Only the lines below starting at the one containing "1 0 1 0 0 0 0 0 0 0" and ending at the one containing "0 0 0 1 1 0 0 0 0 0" belong in the answer, each copied exactly.

-- PROVIDED DATA --
......

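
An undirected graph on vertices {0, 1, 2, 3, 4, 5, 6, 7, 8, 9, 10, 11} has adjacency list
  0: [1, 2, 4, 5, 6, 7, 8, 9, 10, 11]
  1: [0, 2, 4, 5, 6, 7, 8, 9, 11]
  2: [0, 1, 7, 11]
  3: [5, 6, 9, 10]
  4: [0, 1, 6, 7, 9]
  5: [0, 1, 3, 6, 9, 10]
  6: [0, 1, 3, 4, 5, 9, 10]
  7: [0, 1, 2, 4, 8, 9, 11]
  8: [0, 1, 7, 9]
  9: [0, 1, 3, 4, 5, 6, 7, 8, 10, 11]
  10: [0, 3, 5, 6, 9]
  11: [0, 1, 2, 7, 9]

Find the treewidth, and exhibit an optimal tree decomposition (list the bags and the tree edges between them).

Treewidth 4.
One such decomposition:
Bags: B1 = {0, 1, 4, 6, 9}  B2 = {0, 1, 5, 6, 9}  B3 = {0, 5, 6, 9, 10}  B4 = {0, 1, 4, 7, 9}  B5 = {0, 1, 7, 8, 9}  B6 = {0, 1, 7, 9, 11}  B7 = {3, 5, 6, 9, 10}  B8 = {0, 1, 2, 7, 11}
Tree: B1–B2, B2–B3, B1–B4, B4–B5, B4–B6, B3–B7, B6–B8

Every bag has size at most 5, so the width is 5 − 1 = 4 and tw(G) ≤ 4. Conversely, {0, 1, 5, 6, 9} is a clique of size 5, and the vertices of any clique must share a bag in every tree decomposition; so some bag has ≥ 5 vertices and tw(G) ≥ 4. Combining the bounds, tw(G) = 4.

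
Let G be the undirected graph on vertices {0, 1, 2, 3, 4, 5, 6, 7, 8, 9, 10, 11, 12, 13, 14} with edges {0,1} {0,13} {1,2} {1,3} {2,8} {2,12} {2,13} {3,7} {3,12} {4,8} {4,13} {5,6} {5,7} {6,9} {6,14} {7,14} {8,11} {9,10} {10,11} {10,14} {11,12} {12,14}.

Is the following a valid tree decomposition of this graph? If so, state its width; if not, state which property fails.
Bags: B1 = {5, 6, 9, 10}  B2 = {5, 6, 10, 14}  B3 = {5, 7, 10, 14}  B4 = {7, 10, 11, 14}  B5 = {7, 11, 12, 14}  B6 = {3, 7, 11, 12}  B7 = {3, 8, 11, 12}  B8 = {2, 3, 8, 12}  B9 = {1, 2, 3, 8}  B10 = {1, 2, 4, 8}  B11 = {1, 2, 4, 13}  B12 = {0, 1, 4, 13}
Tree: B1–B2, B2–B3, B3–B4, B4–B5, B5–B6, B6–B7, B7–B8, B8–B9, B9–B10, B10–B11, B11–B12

Every vertex of G appears in some bag (union = {0, 1, 2, 3, 4, 5, 6, 7, 8, 9, 10, 11, 12, 13, 14}); every edge is covered by a bag; and for each vertex v the set of bags containing v is connected in the bag tree. The decomposition is therefore valid. The largest bag has 4 vertices, so the width is 3.

Yes; width 3.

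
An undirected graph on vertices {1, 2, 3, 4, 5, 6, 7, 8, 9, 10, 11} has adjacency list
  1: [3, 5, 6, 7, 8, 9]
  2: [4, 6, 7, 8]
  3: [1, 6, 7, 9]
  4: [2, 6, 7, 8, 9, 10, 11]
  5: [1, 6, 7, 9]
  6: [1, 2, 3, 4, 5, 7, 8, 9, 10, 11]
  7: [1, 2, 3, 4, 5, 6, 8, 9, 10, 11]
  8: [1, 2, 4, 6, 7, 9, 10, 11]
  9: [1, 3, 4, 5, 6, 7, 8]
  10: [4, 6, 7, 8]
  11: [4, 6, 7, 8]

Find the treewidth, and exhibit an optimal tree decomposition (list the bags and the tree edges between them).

Treewidth 4.
One optimal decomposition is:
Bags: B1 = {4, 6, 7, 8, 11}  B2 = {4, 6, 7, 8, 10}  B3 = {4, 6, 7, 8, 9}  B4 = {1, 6, 7, 8, 9}  B5 = {1, 5, 6, 7, 9}  B6 = {1, 3, 6, 7, 9}  B7 = {2, 4, 6, 7, 8}
Tree: B1–B2, B2–B3, B3–B4, B4–B5, B5–B6, B1–B7

Every bag has size at most 5, so the width is 5 − 1 = 4 and tw(G) ≤ 4. For the lower bound, the 5 vertices {1, 6, 7, 8, 9} are pairwise adjacent, and any tree decomposition puts a clique entirely inside one bag — forcing width ≥ 4. Combining the bounds, tw(G) = 4.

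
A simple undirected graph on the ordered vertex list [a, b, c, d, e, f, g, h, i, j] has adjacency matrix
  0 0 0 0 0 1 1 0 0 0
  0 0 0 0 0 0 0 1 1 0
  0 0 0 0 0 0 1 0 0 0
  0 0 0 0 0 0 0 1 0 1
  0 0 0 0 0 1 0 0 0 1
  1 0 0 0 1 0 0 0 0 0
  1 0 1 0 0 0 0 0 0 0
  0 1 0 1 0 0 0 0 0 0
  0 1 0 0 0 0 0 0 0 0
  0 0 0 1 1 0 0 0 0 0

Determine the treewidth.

A width-1 tree decomposition is:
Bags: B1 = {b, i}  B2 = {b, h}  B3 = {d, h}  B4 = {d, j}  B5 = {e, j}  B6 = {e, f}  B7 = {a, f}  B8 = {a, g}  B9 = {c, g}
Tree: B1–B2, B2–B3, B3–B4, B4–B5, B5–B6, B6–B7, B7–B8, B8–B9
Every bag has size at most 2, so the width is 2 − 1 = 1 and tw(G) ≤ 1. Since G has at least one edge (e.g. i–b), it is not an edgeless graph, so tw(G) ≥ 1. Combining the bounds, tw(G) = 1.

1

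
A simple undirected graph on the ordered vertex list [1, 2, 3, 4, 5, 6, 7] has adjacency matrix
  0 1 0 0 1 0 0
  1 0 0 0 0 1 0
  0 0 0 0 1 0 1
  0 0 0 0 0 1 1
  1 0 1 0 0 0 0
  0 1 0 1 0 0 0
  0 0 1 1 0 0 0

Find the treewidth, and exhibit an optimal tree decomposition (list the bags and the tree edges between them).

Treewidth 2.
One such decomposition:
Bags: B1 = {3, 4, 7}  B2 = {3, 4, 6}  B3 = {2, 3, 6}  B4 = {1, 2, 3}  B5 = {1, 3, 5}
Tree: B1–B2, B2–B3, B3–B4, B4–B5

Every bag has size at most 3, so the width is 3 − 1 = 2 and tw(G) ≤ 2. Since 3–7–4–6–2–1–5–3 is a cycle in G, G is not acyclic. Forests are exactly the graphs of treewidth ≤ 1, so tw(G) ≥ 2. Hence tw(G) = 2 exactly.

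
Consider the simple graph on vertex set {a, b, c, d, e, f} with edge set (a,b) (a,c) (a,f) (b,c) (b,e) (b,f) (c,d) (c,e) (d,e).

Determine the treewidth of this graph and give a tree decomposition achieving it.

Treewidth 2.
Bags: B1 = {b, c, e}  B2 = {a, b, c}  B3 = {c, d, e}  B4 = {a, b, f}
Tree: B1–B2, B1–B3, B2–B4

Every bag has size at most 3, so the width is 3 − 1 = 2 and tw(G) ≤ 2. For the lower bound, the 3 vertices {c, d, e} are pairwise adjacent, and any tree decomposition puts a clique entirely inside one bag — forcing width ≥ 2. The upper and lower bounds meet at 2, so that is the treewidth.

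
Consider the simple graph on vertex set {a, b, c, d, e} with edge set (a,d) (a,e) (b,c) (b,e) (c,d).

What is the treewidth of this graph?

2

A width-2 tree decomposition is:
Bags: B1 = {a, b, e}  B2 = {a, b, d}  B3 = {b, c, d}
Tree: B1–B2, B2–B3
The largest bag has 3 vertices, giving width 2; this decomposition certifies tw(G) ≤ 2. Since b–e–a–d–c–b is a cycle in G, G is not acyclic. Forests are exactly the graphs of treewidth ≤ 1, so tw(G) ≥ 2. Therefore the treewidth is 2.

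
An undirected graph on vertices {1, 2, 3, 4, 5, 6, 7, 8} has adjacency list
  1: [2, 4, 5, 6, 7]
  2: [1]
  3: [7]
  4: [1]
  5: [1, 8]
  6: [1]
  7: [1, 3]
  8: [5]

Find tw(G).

A width-1 tree decomposition is:
Bags: B1 = {1, 7}  B2 = {1, 5}  B3 = {1, 6}  B4 = {1, 2}  B5 = {5, 8}  B6 = {1, 4}  B7 = {3, 7}
Tree: B1–B2, B1–B3, B2–B4, B2–B5, B3–B6, B1–B7
Each bag holds 2 vertices, so the decomposition has width 1, which upper-bounds the treewidth. G has an edge, so its treewidth is at least 1. Therefore the treewidth is 1.

1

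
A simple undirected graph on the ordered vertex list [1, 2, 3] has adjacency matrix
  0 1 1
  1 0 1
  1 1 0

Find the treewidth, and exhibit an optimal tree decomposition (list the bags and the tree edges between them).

Treewidth 2.
One optimal decomposition is:
Bags: B1 = {1, 2, 3}
Tree: (single bag)

A single bag containing all 3 vertices is trivially a valid decomposition of width 2. Conversely, {1, 2, 3} is a clique of size 3, and the vertices of any clique must share a bag in every tree decomposition; so some bag has ≥ 3 vertices and tw(G) ≥ 2. The upper and lower bounds meet at 2, so that is the treewidth.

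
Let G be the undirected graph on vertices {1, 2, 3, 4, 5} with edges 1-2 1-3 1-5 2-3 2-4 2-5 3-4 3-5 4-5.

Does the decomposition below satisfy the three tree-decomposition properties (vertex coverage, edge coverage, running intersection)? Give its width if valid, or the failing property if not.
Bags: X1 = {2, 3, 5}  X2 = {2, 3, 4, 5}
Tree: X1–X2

A tree decomposition must satisfy three properties: every vertex lies in some bag; for every edge, both endpoints lie together in some bag; and for every vertex, the bags containing it form a connected subtree. Here vertex 1 appears in no bag, so the decomposition is invalid.

No — vertex 1 appears in no bag.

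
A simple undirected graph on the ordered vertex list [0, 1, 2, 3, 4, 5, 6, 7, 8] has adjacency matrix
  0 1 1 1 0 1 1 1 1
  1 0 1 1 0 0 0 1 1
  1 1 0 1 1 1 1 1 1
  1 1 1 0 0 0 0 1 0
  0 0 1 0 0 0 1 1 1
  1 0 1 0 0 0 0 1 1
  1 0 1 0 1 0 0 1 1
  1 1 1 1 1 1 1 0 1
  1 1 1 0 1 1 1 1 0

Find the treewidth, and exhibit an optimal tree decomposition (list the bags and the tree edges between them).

Treewidth 4.
Bags: B1 = {0, 2, 6, 7, 8}  B2 = {0, 1, 2, 7, 8}  B3 = {0, 1, 2, 3, 7}  B4 = {2, 4, 6, 7, 8}  B5 = {0, 2, 5, 7, 8}
Tree: B1–B2, B2–B3, B1–B4, B1–B5

Every bag has size at most 5, so the width is 5 − 1 = 4 and tw(G) ≤ 4. For the lower bound, the 5 vertices {0, 1, 2, 7, 8} are pairwise adjacent, and any tree decomposition puts a clique entirely inside one bag — forcing width ≥ 4. Hence tw(G) = 4 exactly.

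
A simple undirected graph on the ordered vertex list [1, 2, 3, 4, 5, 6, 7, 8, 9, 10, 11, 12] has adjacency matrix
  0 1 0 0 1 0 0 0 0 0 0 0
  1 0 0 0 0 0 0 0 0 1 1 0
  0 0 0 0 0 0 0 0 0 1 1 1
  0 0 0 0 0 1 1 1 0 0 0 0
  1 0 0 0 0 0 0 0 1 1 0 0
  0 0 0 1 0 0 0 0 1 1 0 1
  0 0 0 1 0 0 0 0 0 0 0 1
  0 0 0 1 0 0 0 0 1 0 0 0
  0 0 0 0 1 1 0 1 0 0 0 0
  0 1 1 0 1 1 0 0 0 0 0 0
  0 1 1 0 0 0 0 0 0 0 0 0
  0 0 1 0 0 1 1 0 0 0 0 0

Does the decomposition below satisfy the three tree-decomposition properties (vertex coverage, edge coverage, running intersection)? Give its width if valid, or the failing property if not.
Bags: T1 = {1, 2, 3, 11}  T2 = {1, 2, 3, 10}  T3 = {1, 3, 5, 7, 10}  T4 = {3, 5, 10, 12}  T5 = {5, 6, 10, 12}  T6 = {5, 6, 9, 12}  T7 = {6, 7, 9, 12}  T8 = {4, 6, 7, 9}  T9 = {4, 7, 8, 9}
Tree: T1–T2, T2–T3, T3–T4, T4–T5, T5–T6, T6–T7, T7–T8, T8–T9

A tree decomposition must satisfy three properties: every vertex lies in some bag; for every edge, both endpoints lie together in some bag; and for every vertex, the bags containing it form a connected subtree. Here bags containing vertex 7 are not connected in the tree, so the decomposition is invalid.

No — bags containing vertex 7 are not connected in the tree.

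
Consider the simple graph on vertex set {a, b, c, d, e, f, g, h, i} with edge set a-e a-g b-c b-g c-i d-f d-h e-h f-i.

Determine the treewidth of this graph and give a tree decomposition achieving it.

Every bag has size at most 3, so the width is 3 − 1 = 2 and tw(G) ≤ 2. The edges f–d–h–e–a–g–b–c–i–f form a cycle, so G is not a tree and its treewidth is at least 2. Therefore the treewidth is 2.

Treewidth 2.
One optimal decomposition is:
Bags: B1 = {d, f, h}  B2 = {e, f, h}  B3 = {a, e, f}  B4 = {a, f, g}  B5 = {b, f, g}  B6 = {b, c, f}  B7 = {c, f, i}
Tree: B1–B2, B2–B3, B3–B4, B4–B5, B5–B6, B6–B7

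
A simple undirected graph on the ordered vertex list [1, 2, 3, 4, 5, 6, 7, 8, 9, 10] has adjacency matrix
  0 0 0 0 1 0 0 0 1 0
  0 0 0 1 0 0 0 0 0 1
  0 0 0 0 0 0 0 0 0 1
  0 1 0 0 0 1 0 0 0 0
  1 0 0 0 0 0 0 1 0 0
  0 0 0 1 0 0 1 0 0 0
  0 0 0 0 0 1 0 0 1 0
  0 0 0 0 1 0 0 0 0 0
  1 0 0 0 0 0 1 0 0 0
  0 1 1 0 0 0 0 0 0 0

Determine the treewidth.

A width-1 tree decomposition is:
Bags: B1 = {5, 8}  B2 = {1, 5}  B3 = {1, 9}  B4 = {7, 9}  B5 = {6, 7}  B6 = {4, 6}  B7 = {2, 4}  B8 = {2, 10}  B9 = {3, 10}
Tree: B1–B2, B2–B3, B3–B4, B4–B5, B5–B6, B6–B7, B7–B8, B8–B9
The largest bag has 2 vertices, giving width 1; this decomposition certifies tw(G) ≤ 1. Since G has at least one edge (e.g. 8–5), it is not an edgeless graph, so tw(G) ≥ 1. Combining the bounds, tw(G) = 1.

1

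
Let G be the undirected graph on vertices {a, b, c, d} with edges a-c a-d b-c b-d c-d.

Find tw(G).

A width-2 tree decomposition is:
Bags: B1 = {a, c, d}  B2 = {b, c, d}
Tree: B1–B2
The largest bag has 3 vertices, giving width 2; this decomposition certifies tw(G) ≤ 2. On the other hand G contains the 3-clique {a, c, d}. A clique must lie in a single bag of any decomposition, so no decomposition can have width below 2. Combining the bounds, tw(G) = 2.

2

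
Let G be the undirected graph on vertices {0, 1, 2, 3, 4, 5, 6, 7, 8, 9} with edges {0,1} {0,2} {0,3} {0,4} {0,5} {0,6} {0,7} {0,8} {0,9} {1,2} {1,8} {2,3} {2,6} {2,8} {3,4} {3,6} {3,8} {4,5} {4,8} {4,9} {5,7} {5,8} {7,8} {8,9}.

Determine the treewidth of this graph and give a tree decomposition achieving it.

Treewidth 3.
One such decomposition:
Bags: B1 = {0, 3, 4, 8}  B2 = {0, 2, 3, 8}  B3 = {0, 4, 8, 9}  B4 = {0, 2, 3, 6}  B5 = {0, 4, 5, 8}  B6 = {0, 1, 2, 8}  B7 = {0, 5, 7, 8}
Tree: B1–B2, B1–B3, B2–B4, B3–B5, B2–B6, B5–B7

The largest bag has 4 vertices, giving width 3; this decomposition certifies tw(G) ≤ 3. For the lower bound, the 4 vertices {0, 1, 2, 8} are pairwise adjacent, and any tree decomposition puts a clique entirely inside one bag — forcing width ≥ 3. Hence tw(G) = 3 exactly.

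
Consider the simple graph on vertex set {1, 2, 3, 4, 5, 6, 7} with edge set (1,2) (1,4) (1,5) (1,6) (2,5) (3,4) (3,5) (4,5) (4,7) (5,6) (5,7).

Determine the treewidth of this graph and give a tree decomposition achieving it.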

......

-- EXERCISE SOLUTION --
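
  1 0 1 0 0 0 0 0 0 0
  0 1 0 1 0 0 0 0 0 0
  0 1 0 0 0 0 0 0 0 0
  0 0 0 1 1 0 0 0 0 0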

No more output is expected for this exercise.